A verbatim copy of the lines starting at the one with "A competitor can" and ending at the last line below is required; include nothing else.

- [Provided data]:
════════
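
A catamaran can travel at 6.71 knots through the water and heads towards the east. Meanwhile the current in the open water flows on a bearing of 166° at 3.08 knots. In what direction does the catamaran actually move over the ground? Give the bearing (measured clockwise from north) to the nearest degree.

Taking east as x and north as y: velocity relative to the water = (6.710, 0.000) knots; the water relative to ground = (0.745, -2.989) knots.
Velocity relative to ground = (6.710, 0.000) + (0.745, -2.989) = (7.455, -2.989) knots.
Bearing = atan2(7.46, -2.99) = 111.84° clockwise from north.

112°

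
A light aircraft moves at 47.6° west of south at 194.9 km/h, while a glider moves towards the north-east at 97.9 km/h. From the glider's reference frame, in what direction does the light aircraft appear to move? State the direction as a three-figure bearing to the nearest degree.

Taking east as x and north as y: light aircraft velocity = (-143.925, -131.422) km/h; glider velocity = (69.226, 69.226) km/h.
Velocity of light aircraft relative to glider = (-143.925, -131.422) − (69.226, 69.226) = (-213.151, -200.647) km/h.
Bearing = atan2(-213.15, -200.65) = 226.73° clockwise from north.

227°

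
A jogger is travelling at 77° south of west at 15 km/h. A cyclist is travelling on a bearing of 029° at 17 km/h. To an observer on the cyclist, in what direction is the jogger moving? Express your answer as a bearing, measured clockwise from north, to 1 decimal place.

Taking east as x and north as y: jogger velocity = (-3.374, -14.616) km/h; cyclist velocity = (8.242, 14.869) km/h.
Velocity of jogger relative to cyclist = (-3.374, -14.616) − (8.242, 14.869) = (-11.616, -29.484) km/h.
Bearing = atan2(-11.62, -29.48) = 201.50° clockwise from north.

201.5°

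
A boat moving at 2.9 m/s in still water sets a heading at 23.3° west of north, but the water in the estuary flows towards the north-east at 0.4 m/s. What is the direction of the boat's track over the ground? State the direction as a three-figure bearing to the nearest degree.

Taking east as x and north as y: velocity relative to the water = (-1.147, 2.663) m/s; the water relative to ground = (0.283, 0.283) m/s.
Velocity relative to ground = (-1.147, 2.663) + (0.283, 0.283) = (-0.864, 2.946) m/s.
Bearing = atan2(-0.86, 2.95) = 343.65° clockwise from north.

344°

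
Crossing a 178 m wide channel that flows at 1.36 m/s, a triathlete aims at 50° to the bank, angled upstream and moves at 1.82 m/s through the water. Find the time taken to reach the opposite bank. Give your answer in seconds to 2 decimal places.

127.67 s

The component of the triathlete's velocity perpendicular to the bank is 1.82 × sin 50° = 1.394 m/s.
Only the cross-stream component determines the crossing time; the current contributes nothing perpendicular to the bank.
Time = 178 / 1.394 = 127.672 s.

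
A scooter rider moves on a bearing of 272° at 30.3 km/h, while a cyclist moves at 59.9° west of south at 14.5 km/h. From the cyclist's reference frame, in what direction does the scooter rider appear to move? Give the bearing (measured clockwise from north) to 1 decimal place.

Taking east as x and north as y: scooter rider velocity = (-30.282, 1.057) km/h; cyclist velocity = (-12.545, -7.272) km/h.
Velocity of scooter rider relative to cyclist = (-30.282, 1.057) − (-12.545, -7.272) = (-17.737, 8.329) km/h.
Bearing = atan2(-17.74, 8.33) = 295.16° clockwise from north.

295.2°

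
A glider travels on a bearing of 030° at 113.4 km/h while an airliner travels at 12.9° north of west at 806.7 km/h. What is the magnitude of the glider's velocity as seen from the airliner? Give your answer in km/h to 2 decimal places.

Taking east as x and north as y: glider velocity = (56.700, 98.207) km/h; airliner velocity = (-786.340, 180.096) km/h.
Velocity of glider relative to airliner = (56.700, 98.207) − (-786.340, 180.096) = (843.040, -81.889) km/h.
Magnitude = |(843.040, -81.889)| = 847.008 km/h.

847.01 km/h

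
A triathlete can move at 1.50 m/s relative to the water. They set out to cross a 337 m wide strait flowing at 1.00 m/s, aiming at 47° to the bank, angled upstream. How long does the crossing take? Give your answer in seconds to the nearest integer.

307 s

The component of the triathlete's velocity perpendicular to the bank is 1.50 × sin 47° = 1.097 m/s.
The flow acts along the bank and has no component across it.
Time = 337 / 1.097 = 307.193 s.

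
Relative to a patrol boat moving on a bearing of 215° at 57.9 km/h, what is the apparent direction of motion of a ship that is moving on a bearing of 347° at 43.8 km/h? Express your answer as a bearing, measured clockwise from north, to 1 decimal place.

014.5°

Taking east as x and north as y: ship velocity = (-9.853, 42.677) km/h; patrol boat velocity = (-33.210, -47.429) km/h.
Velocity of ship relative to patrol boat = (-9.853, 42.677) − (-33.210, -47.429) = (23.357, 90.106) km/h.
Bearing = atan2(23.36, 90.11) = 14.53° clockwise from north.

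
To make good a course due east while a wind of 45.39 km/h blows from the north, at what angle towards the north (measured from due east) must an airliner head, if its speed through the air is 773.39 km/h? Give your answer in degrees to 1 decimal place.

3.4°

The wind pushes perpendicular to the desired track; the heading must have a component into the wind equal to 45.39 km/h: 773.39 sin θ = 45.39.
sin θ = 0.0587, so θ = 3.365°.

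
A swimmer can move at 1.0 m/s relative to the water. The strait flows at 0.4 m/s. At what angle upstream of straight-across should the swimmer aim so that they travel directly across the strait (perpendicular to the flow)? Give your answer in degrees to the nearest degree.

To cancel the current, the upstream component of the swimmer's velocity must equal the flow: 1.0 sin θ = 0.4.
sin θ = 0.4 / 1.0 = 0.4000.
θ = arcsin(0.4000) = 23.578°.

24°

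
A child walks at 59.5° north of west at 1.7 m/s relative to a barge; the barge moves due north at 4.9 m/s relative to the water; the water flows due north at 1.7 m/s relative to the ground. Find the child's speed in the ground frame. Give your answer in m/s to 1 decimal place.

8.1 m/s

In east/north components (m/s): child relative to barge = (-0.863, 1.465); barge relative to water = (0.000, 4.900); water relative to ground = (0.000, 1.700).
Sum = (-0.863, 8.065) m/s.
Speed = |(-0.863, 8.065)| = 8.111 m/s.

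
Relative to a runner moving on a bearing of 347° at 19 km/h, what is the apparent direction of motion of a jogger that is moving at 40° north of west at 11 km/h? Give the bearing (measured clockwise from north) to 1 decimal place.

199.9°

Taking east as x and north as y: jogger velocity = (-8.426, 7.071) km/h; runner velocity = (-4.274, 18.513) km/h.
Velocity of jogger relative to runner = (-8.426, 7.071) − (-4.274, 18.513) = (-4.152, -11.442) km/h.
Bearing = atan2(-4.15, -11.44) = 199.95° clockwise from north.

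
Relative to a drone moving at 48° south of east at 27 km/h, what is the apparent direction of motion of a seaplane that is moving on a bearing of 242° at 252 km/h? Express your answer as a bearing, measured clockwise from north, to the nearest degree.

248°

Taking east as x and north as y: seaplane velocity = (-222.503, -118.307) km/h; drone velocity = (18.067, -20.065) km/h.
Velocity of seaplane relative to drone = (-222.503, -118.307) − (18.067, -20.065) = (-240.569, -98.242) km/h.
Bearing = atan2(-240.57, -98.24) = 247.79° clockwise from north.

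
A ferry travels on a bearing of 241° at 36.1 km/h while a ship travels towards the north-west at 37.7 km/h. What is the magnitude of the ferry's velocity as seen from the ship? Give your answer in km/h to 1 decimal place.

44.4 km/h

Taking east as x and north as y: ferry velocity = (-31.574, -17.502) km/h; ship velocity = (-26.658, 26.658) km/h.
Velocity of ferry relative to ship = (-31.574, -17.502) − (-26.658, 26.658) = (-4.916, -44.160) km/h.
Magnitude = |(-4.916, -44.160)| = 44.432 km/h.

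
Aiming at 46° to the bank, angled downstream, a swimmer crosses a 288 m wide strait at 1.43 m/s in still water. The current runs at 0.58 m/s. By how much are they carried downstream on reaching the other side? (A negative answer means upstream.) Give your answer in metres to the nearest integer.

Perpendicular speed = 1.029 m/s; crossing time = 288 / 1.029 = 279.977 s.
Net downstream speed = 1.573 m/s.
Drift = 1.573 × 279.977 = 440.505 m (downstream).

441 m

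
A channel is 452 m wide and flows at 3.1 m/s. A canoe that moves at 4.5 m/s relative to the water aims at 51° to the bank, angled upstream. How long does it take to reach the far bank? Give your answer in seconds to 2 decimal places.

129.25 s

The component of the canoe's velocity perpendicular to the bank is 4.5 × sin 51° = 3.497 m/s.
Only the cross-stream component determines the crossing time; the current contributes nothing perpendicular to the bank.
Time = 452 / 3.497 = 129.248 s.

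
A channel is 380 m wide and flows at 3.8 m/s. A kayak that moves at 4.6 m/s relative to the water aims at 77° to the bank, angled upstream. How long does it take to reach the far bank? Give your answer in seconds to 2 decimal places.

The component of the kayak's velocity perpendicular to the bank is 4.6 × sin 77° = 4.482 m/s.
The flow acts along the bank and has no component across it.
Time = 380 / 4.482 = 84.782 s.

84.78 s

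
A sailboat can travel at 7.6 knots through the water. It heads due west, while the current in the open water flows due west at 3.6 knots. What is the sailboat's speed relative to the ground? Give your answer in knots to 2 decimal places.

11.20 knots

Taking east as x and north as y: velocity relative to the water = (-7.600, 0.000) knots; the water relative to ground = (-3.600, 0.000) knots.
Velocity relative to ground = (-7.600, 0.000) + (-3.600, 0.000) = (-11.200, 0.000) knots.
Speed = |(-11.200, 0.000)| = 11.200 knots.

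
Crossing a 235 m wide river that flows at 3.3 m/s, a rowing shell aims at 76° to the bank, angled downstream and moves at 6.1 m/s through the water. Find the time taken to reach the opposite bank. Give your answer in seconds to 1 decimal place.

39.7 s

The component of the rowing shell's velocity perpendicular to the bank is 6.1 × sin 76° = 5.919 m/s.
Only the cross-stream component determines the crossing time; the current contributes nothing perpendicular to the bank.
Time = 235 / 5.919 = 39.704 s.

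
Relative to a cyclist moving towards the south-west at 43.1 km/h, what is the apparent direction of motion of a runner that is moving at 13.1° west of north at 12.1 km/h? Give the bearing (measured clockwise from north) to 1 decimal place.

033.3°

Taking east as x and north as y: runner velocity = (-2.742, 11.785) km/h; cyclist velocity = (-30.476, -30.476) km/h.
Velocity of runner relative to cyclist = (-2.742, 11.785) − (-30.476, -30.476) = (27.734, 42.261) km/h.
Bearing = atan2(27.73, 42.26) = 33.27° clockwise from north.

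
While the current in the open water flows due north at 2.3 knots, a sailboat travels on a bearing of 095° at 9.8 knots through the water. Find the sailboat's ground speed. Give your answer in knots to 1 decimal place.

9.9 knots

Taking east as x and north as y: velocity relative to the water = (9.763, -0.854) knots; the water relative to ground = (0.000, 2.300) knots.
Velocity relative to ground = (9.763, -0.854) + (0.000, 2.300) = (9.763, 1.446) knots.
Speed = |(9.763, 1.446)| = 9.869 knots.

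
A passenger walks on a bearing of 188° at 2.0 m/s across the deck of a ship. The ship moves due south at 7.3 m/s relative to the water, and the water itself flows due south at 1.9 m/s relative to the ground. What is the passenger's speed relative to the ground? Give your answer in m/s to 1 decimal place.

11.2 m/s

In east/north components (m/s): passenger relative to ship = (-0.278, -1.981); ship relative to water = (0.000, -7.300); water relative to ground = (0.000, -1.900).
Sum = (-0.278, -11.181) m/s.
Speed = |(-0.278, -11.181)| = 11.184 m/s.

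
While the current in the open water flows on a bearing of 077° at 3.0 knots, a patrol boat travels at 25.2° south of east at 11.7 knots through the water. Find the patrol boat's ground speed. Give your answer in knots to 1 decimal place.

14.2 knots

Taking east as x and north as y: velocity relative to the water = (10.586, -4.982) knots; the water relative to ground = (2.923, 0.675) knots.
Velocity relative to ground = (10.586, -4.982) + (2.923, 0.675) = (13.510, -4.307) knots.
Speed = |(13.510, -4.307)| = 14.179 knots.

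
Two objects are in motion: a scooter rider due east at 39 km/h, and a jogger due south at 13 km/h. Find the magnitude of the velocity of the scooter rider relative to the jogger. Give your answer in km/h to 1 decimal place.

41.1 km/h

Taking east as x and north as y: scooter rider velocity = (39.000, 0.000) km/h; jogger velocity = (0.000, -13.000) km/h.
Velocity of scooter rider relative to jogger = (39.000, 0.000) − (0.000, -13.000) = (39.000, 13.000) km/h.
Magnitude = |(39.000, 13.000)| = 41.110 km/h.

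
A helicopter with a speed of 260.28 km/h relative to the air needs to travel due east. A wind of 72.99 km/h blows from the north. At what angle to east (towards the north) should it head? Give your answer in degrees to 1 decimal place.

16.3°

The wind pushes perpendicular to the desired track; the heading must have a component into the wind equal to 72.99 km/h: 260.28 sin θ = 72.99.
sin θ = 0.2804, so θ = 16.286°.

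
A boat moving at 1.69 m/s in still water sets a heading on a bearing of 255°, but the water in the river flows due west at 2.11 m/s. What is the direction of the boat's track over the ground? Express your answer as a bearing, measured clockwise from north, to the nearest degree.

263°

Taking east as x and north as y: velocity relative to the water = (-1.632, -0.437) m/s; the water relative to ground = (-2.110, 0.000) m/s.
Velocity relative to ground = (-1.632, -0.437) + (-2.110, 0.000) = (-3.742, -0.437) m/s.
Bearing = atan2(-3.74, -0.44) = 263.33° clockwise from north.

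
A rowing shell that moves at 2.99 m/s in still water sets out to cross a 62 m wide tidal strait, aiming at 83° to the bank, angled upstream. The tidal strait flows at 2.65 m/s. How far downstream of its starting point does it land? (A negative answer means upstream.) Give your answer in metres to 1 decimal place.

47.7 m

Perpendicular speed = 2.968 m/s; crossing time = 62 / 2.968 = 20.892 s.
Net downstream speed = 2.286 m/s.
Drift = 2.286 × 20.892 = 47.750 m (downstream).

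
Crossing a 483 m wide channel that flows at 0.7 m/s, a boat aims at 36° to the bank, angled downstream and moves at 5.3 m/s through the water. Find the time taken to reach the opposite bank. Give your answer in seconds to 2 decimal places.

The component of the boat's velocity perpendicular to the bank is 5.3 × sin 36° = 3.115 m/s.
The flow acts along the bank and has no component across it.
Time = 483 / 3.115 = 155.043 s.

155.04 s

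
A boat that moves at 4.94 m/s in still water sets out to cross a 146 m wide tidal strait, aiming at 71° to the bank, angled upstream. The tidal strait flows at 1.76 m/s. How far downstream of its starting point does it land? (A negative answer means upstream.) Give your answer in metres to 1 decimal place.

Perpendicular speed = 4.671 m/s; crossing time = 146 / 4.671 = 31.258 s.
Net downstream speed = 0.152 m/s.
Drift = 0.152 × 31.258 = 4.742 m (downstream).

4.7 m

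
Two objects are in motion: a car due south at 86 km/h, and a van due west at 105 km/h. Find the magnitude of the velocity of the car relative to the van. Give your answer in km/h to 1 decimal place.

Taking east as x and north as y: car velocity = (0.000, -86.000) km/h; van velocity = (-105.000, 0.000) km/h.
Velocity of car relative to van = (0.000, -86.000) − (-105.000, 0.000) = (105.000, -86.000) km/h.
Magnitude = |(105.000, -86.000)| = 135.724 km/h.

135.7 km/h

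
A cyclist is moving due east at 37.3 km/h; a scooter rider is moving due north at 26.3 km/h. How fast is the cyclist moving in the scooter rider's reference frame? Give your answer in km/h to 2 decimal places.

Taking east as x and north as y: cyclist velocity = (37.300, 0.000) km/h; scooter rider velocity = (0.000, 26.300) km/h.
Velocity of cyclist relative to scooter rider = (37.300, 0.000) − (0.000, 26.300) = (37.300, -26.300) km/h.
Magnitude = |(37.300, -26.300)| = 45.640 km/h.

45.64 km/h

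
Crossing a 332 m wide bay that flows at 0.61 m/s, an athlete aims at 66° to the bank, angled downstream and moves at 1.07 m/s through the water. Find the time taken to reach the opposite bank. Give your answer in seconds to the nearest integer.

The component of the athlete's velocity perpendicular to the bank is 1.07 × sin 66° = 0.977 m/s.
The flow acts along the bank and has no component across it.
Time = 332 / 0.977 = 339.644 s.

340 s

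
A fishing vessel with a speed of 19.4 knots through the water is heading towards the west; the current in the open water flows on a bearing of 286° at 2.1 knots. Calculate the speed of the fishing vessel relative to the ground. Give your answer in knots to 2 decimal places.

21.43 knots

Taking east as x and north as y: velocity relative to the water = (-19.400, 0.000) knots; the water relative to ground = (-2.019, 0.579) knots.
Velocity relative to ground = (-19.400, 0.000) + (-2.019, 0.579) = (-21.419, 0.579) knots.
Speed = |(-21.419, 0.579)| = 21.426 knots.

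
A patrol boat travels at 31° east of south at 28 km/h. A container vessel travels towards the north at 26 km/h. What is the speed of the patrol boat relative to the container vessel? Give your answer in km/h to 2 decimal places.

Taking east as x and north as y: patrol boat velocity = (14.421, -24.001) km/h; container vessel velocity = (0.000, 26.000) km/h.
Velocity of patrol boat relative to container vessel = (14.421, -24.001) − (0.000, 26.000) = (14.421, -50.001) km/h.
Magnitude = |(14.421, -50.001)| = 52.039 km/h.

52.04 km/h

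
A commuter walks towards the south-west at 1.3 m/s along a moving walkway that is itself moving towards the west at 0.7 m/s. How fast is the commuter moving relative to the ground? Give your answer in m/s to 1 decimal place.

Taking east as x and north as y: moving walkway velocity = (-0.700, 0.000) m/s; commuter velocity relative to moving walkway = (-0.919, -0.919) m/s.
Velocity relative to ground = (-0.700, 0.000) + (-0.919, -0.919) = (-1.619, -0.919) m/s.
Speed = |(-1.619, -0.919)| = 1.862 m/s.

1.9 m/s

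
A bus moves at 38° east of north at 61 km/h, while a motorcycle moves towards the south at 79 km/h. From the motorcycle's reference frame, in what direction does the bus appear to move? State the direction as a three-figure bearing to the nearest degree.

Taking east as x and north as y: bus velocity = (37.555, 48.069) km/h; motorcycle velocity = (0.000, -79.000) km/h.
Velocity of bus relative to motorcycle = (37.555, 48.069) − (0.000, -79.000) = (37.555, 127.069) km/h.
Bearing = atan2(37.56, 127.07) = 16.47° clockwise from north.

016°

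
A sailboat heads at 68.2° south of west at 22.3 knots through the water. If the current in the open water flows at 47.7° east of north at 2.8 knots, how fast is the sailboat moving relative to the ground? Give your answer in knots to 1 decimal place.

19.8 knots

Taking east as x and north as y: velocity relative to the water = (-8.282, -20.705) knots; the water relative to ground = (2.071, 1.884) knots.
Velocity relative to ground = (-8.282, -20.705) + (2.071, 1.884) = (-6.211, -18.821) knots.
Speed = |(-6.211, -18.821)| = 19.819 knots.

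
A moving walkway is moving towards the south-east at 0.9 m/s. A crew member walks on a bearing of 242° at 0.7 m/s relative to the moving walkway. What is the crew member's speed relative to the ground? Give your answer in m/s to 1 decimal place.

Taking east as x and north as y: moving walkway velocity = (0.636, -0.636) m/s; crew member velocity relative to moving walkway = (-0.618, -0.329) m/s.
Velocity relative to ground = (0.636, -0.636) + (-0.618, -0.329) = (0.018, -0.965) m/s.
Speed = |(0.018, -0.965)| = 0.965 m/s.

1.0 m/s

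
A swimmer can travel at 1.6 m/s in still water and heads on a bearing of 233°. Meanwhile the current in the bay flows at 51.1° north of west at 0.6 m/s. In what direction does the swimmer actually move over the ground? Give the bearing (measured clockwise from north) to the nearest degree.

253°

Taking east as x and north as y: velocity relative to the water = (-1.278, -0.963) m/s; the water relative to ground = (-0.377, 0.467) m/s.
Velocity relative to ground = (-1.278, -0.963) + (-0.377, 0.467) = (-1.655, -0.496) m/s.
Bearing = atan2(-1.65, -0.50) = 253.31° clockwise from north.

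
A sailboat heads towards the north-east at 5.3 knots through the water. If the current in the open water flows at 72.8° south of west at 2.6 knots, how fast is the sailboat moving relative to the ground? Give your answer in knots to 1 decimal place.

Taking east as x and north as y: velocity relative to the water = (3.748, 3.748) knots; the water relative to ground = (-0.769, -2.484) knots.
Velocity relative to ground = (3.748, 3.748) + (-0.769, -2.484) = (2.979, 1.264) knots.
Speed = |(2.979, 1.264)| = 3.236 knots.

3.2 knots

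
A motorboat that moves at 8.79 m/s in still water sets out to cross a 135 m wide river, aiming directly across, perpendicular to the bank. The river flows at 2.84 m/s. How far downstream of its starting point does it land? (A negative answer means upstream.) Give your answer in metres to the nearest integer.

Perpendicular speed = 8.790 m/s; crossing time = 135 / 8.790 = 15.358 s.
Net downstream speed = 2.840 m/s.
Drift = 2.840 × 15.358 = 43.618 m (downstream).

44 m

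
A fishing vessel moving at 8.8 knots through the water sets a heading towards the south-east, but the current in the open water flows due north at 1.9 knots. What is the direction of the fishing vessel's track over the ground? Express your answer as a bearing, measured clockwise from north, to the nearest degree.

Taking east as x and north as y: velocity relative to the water = (6.223, -6.223) knots; the water relative to ground = (0.000, 1.900) knots.
Velocity relative to ground = (6.223, -6.223) + (0.000, 1.900) = (6.223, -4.323) knots.
Bearing = atan2(6.22, -4.32) = 124.79° clockwise from north.

125°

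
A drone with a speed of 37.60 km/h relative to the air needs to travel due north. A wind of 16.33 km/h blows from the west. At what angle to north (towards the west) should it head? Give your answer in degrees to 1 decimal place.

The wind pushes perpendicular to the desired track; the heading must have a component into the wind equal to 16.33 km/h: 37.60 sin θ = 16.33.
sin θ = 0.4343, so θ = 25.741°.

25.7°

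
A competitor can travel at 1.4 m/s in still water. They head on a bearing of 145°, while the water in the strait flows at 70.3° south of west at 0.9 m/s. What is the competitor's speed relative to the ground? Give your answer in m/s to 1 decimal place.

Taking east as x and north as y: velocity relative to the water = (0.803, -1.147) m/s; the water relative to ground = (-0.303, -0.847) m/s.
Velocity relative to ground = (0.803, -1.147) + (-0.303, -0.847) = (0.500, -1.994) m/s.
Speed = |(0.500, -1.994)| = 2.056 m/s.

2.1 m/s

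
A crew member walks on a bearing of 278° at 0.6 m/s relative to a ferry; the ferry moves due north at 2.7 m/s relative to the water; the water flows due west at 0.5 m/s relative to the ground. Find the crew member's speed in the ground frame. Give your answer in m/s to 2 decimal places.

In east/north components (m/s): crew member relative to ferry = (-0.594, 0.084); ferry relative to water = (0.000, 2.700); water relative to ground = (-0.500, 0.000).
Sum = (-1.094, 2.784) m/s.
Speed = |(-1.094, 2.784)| = 2.991 m/s.

2.99 m/s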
════════
- [Solution for this exercise]:
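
A competitor can travel at 1.4 m/s in still water. They head on a bearing of 145°, while the water in the strait flows at 70.3° south of west at 0.9 m/s. What is the competitor's speed relative to the ground? Give your answer in m/s to 1 decimal place.

Taking east as x and north as y: velocity relative to the water = (0.803, -1.147) m/s; the water relative to ground = (-0.303, -0.847) m/s.
Velocity relative to ground = (0.803, -1.147) + (-0.303, -0.847) = (0.500, -1.994) m/s.
Speed = |(0.500, -1.994)| = 2.056 m/s.

2.1 m/s

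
A crew member walks on a bearing of 278° at 0.6 m/s relative to a ferry; the ferry moves due north at 2.7 m/s relative to the water; the water flows due west at 0.5 m/s relative to the ground. Find the crew member's speed in the ground frame. Give your answer in m/s to 2 decimal places.

In east/north components (m/s): crew member relative to ferry = (-0.594, 0.084); ferry relative to water = (0.000, 2.700); water relative to ground = (-0.500, 0.000).
Sum = (-1.094, 2.784) m/s.
Speed = |(-1.094, 2.784)| = 2.991 m/s.

2.99 m/s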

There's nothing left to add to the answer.